YOUR OBJECTIVE: Beneath this line are the data; copy exactly the part of them that opens with the line containing "The *qilG* gene" and closes with the line containing "The cell is", and only that part.

DATA SECTION:
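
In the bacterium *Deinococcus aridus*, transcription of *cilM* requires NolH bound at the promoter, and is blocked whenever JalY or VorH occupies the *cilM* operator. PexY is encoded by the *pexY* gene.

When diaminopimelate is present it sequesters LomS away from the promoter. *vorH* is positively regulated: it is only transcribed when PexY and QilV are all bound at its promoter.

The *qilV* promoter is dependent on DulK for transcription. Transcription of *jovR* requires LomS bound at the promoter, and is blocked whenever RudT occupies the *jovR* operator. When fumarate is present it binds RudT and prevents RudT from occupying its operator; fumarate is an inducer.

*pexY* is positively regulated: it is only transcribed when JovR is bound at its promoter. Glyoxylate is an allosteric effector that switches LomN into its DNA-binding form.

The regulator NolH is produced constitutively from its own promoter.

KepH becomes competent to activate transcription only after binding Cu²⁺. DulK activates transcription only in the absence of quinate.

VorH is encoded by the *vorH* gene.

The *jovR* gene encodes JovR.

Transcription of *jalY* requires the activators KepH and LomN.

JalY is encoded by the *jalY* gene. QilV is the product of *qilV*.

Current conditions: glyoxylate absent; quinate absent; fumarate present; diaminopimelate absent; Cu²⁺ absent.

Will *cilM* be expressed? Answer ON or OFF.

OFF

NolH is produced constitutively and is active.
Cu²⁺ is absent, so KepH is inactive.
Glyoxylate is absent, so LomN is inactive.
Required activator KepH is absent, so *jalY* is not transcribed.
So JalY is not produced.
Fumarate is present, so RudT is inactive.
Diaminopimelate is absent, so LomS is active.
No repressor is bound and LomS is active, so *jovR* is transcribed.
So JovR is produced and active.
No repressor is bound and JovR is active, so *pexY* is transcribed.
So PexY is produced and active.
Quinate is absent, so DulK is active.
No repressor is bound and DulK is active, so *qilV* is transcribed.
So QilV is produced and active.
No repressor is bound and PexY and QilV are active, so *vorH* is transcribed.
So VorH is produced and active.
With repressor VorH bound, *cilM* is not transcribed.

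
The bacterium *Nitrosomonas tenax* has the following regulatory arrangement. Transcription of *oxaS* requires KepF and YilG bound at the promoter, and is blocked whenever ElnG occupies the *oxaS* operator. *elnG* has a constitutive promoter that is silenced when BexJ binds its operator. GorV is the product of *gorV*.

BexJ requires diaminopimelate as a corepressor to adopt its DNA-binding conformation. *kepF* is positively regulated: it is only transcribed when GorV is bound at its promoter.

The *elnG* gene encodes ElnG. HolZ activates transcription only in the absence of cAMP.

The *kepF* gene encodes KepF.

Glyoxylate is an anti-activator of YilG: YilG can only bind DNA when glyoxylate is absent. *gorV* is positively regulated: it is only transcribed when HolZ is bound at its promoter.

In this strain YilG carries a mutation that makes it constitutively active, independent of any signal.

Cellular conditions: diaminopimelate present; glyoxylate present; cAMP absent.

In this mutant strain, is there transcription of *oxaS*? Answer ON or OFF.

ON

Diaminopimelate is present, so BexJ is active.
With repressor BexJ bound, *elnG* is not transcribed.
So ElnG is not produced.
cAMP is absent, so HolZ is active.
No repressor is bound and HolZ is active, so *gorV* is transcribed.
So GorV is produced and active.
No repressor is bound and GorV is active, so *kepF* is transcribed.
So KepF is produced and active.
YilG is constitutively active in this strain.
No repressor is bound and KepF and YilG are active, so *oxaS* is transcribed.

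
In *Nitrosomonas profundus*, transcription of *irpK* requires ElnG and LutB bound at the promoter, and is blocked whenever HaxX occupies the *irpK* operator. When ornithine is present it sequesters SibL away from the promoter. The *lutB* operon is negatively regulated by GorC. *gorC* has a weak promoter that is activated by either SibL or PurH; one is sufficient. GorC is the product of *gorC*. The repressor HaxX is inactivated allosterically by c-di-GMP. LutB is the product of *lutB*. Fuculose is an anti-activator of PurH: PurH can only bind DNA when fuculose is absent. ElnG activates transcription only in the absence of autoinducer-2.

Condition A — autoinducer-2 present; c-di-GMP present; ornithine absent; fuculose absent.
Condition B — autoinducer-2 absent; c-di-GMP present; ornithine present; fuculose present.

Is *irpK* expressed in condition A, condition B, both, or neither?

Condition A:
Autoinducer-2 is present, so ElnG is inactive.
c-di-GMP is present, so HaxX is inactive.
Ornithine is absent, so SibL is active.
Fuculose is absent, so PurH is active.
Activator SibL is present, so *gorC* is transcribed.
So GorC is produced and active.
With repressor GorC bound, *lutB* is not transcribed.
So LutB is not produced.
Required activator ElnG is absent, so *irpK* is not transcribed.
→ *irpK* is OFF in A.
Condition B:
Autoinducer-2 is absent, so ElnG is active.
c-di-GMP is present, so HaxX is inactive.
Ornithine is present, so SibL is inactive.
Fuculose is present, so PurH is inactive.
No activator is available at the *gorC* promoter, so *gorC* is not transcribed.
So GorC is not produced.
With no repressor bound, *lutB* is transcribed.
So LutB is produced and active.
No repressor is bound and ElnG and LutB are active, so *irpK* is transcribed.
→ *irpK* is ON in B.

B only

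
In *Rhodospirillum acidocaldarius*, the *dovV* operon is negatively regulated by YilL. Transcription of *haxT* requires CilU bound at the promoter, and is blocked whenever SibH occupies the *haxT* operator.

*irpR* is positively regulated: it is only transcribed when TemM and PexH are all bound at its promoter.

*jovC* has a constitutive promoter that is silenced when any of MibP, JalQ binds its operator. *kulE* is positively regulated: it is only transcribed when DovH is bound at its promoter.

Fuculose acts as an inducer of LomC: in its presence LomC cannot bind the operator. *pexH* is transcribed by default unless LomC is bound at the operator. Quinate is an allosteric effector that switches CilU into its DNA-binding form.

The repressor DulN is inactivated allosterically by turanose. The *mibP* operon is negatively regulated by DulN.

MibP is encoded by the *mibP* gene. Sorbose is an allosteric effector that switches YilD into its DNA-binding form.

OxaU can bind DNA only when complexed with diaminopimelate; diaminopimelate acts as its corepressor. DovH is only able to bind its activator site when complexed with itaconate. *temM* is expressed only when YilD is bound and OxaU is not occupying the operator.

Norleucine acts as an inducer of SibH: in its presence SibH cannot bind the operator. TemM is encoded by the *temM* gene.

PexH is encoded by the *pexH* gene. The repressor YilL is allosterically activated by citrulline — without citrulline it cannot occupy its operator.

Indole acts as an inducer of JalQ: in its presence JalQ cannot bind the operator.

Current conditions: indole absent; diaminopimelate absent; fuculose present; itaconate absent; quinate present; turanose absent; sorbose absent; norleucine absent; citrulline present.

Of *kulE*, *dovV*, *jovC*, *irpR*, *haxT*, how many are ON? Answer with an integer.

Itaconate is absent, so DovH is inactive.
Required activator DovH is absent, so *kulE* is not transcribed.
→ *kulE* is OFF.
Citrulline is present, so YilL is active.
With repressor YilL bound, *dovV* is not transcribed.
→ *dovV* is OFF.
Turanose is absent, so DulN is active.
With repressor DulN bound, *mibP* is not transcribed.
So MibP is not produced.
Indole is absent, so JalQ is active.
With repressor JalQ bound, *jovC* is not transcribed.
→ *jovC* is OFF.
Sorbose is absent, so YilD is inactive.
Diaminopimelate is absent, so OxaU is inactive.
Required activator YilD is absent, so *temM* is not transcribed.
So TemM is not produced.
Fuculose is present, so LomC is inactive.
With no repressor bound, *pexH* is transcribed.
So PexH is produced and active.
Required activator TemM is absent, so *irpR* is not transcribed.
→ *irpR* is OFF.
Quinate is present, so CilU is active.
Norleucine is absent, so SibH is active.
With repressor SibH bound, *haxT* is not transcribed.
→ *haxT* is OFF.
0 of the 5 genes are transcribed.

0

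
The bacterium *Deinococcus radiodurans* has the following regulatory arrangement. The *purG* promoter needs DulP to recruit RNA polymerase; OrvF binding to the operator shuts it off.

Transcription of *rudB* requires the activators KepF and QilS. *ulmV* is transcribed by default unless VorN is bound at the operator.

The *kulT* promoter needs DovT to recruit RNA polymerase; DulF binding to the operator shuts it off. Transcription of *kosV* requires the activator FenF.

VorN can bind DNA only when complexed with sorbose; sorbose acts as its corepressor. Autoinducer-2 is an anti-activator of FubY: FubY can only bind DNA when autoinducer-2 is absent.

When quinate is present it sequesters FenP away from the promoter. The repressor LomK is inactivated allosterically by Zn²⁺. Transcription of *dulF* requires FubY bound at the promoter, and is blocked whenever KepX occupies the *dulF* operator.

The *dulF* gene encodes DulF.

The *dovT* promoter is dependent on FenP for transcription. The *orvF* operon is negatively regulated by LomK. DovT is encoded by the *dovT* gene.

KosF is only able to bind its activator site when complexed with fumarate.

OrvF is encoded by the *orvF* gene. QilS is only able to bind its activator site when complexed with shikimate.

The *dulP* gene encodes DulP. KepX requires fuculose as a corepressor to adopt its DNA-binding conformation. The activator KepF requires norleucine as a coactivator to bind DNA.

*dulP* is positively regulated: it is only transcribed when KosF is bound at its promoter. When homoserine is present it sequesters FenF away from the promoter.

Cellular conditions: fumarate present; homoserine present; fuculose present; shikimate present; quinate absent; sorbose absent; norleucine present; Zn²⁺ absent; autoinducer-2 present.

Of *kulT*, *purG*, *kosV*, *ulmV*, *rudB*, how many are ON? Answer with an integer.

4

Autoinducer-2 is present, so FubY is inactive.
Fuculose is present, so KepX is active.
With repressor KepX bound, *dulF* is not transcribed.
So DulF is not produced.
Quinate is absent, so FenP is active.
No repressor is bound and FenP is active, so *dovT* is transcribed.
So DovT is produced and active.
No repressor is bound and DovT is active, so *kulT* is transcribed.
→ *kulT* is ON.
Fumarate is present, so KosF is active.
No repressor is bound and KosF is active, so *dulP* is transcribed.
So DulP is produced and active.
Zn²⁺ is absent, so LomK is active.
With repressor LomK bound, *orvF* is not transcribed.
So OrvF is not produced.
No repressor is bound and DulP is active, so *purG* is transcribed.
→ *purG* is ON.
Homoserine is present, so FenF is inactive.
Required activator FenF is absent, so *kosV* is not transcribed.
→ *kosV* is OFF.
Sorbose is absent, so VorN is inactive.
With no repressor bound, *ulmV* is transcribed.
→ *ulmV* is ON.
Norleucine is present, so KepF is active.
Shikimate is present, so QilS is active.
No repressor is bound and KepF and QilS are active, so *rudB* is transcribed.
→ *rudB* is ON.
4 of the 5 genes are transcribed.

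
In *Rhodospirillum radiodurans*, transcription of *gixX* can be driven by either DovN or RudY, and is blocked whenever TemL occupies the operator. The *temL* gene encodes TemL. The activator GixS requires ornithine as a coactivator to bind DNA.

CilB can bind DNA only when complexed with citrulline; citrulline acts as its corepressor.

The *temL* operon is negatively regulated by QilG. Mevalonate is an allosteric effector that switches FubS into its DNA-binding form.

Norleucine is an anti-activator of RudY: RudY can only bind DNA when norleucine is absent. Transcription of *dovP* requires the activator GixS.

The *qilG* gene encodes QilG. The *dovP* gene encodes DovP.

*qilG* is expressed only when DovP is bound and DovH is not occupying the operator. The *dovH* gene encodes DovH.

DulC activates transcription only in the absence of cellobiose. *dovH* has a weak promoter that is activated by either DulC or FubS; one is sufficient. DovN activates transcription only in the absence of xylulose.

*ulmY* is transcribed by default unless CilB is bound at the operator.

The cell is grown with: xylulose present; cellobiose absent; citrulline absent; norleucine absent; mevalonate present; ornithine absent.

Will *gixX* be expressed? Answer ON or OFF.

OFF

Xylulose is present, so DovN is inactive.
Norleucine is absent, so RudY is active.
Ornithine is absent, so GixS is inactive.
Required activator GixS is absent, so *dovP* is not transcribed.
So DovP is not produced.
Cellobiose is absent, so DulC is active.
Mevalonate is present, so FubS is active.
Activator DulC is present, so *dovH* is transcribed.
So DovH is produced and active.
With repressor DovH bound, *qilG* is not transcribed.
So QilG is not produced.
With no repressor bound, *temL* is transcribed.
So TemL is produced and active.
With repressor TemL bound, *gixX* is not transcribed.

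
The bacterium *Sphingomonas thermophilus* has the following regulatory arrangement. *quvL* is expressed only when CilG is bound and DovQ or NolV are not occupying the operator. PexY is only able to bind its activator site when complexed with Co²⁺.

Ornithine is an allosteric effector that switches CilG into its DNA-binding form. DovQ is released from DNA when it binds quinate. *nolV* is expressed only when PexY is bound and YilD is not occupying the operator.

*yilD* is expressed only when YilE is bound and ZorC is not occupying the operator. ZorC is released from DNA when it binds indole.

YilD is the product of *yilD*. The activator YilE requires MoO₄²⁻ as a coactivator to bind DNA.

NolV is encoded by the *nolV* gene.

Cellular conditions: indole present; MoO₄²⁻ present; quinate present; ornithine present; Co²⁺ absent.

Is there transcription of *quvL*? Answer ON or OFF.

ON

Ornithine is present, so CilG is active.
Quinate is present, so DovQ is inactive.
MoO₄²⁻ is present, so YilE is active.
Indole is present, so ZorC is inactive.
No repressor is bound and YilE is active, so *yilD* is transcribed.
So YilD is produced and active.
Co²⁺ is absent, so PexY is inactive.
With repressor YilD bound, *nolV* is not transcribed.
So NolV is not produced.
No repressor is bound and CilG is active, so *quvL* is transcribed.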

FINAL ANSWER:
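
The *qilG* gene encodes QilG. The *dovP* gene encodes DovP.

*qilG* is expressed only when DovP is bound and DovH is not occupying the operator. The *dovH* gene encodes DovH.

DulC activates transcription only in the absence of cellobiose. *dovH* has a weak promoter that is activated by either DulC or FubS; one is sufficient. DovN activates transcription only in the absence of xylulose.

*ulmY* is transcribed by default unless CilB is bound at the operator.

The cell is grown with: xylulose present; cellobiose absent; citrulline absent; norleucine absent; mevalonate present; ornithine absent.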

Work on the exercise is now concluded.